**The task**. Supply the number of lines in the listing below in which the word "multi" occurs, and nothing else.
####
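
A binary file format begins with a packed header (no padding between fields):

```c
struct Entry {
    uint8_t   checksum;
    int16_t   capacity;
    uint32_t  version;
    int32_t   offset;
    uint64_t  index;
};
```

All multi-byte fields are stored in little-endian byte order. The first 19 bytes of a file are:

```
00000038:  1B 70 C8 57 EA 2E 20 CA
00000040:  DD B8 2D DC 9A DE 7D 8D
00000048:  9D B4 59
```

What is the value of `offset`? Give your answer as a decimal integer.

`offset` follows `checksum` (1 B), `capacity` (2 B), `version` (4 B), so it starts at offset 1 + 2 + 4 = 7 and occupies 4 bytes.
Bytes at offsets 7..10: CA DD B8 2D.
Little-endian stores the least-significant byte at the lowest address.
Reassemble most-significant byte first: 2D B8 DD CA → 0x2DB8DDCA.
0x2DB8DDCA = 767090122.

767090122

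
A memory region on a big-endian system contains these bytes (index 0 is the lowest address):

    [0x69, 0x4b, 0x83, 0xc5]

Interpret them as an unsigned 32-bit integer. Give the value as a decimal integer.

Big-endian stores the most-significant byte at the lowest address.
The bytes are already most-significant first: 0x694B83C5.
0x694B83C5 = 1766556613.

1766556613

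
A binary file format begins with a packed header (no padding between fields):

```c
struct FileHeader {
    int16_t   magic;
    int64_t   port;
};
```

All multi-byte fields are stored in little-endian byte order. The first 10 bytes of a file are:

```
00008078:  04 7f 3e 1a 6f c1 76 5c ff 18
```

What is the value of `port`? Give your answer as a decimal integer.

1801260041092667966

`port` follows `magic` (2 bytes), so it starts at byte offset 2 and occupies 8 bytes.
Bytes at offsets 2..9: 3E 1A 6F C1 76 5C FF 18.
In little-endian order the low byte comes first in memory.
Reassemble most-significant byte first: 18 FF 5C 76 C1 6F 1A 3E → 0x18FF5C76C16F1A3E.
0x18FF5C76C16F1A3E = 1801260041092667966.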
####
**Answer to the problem**. 2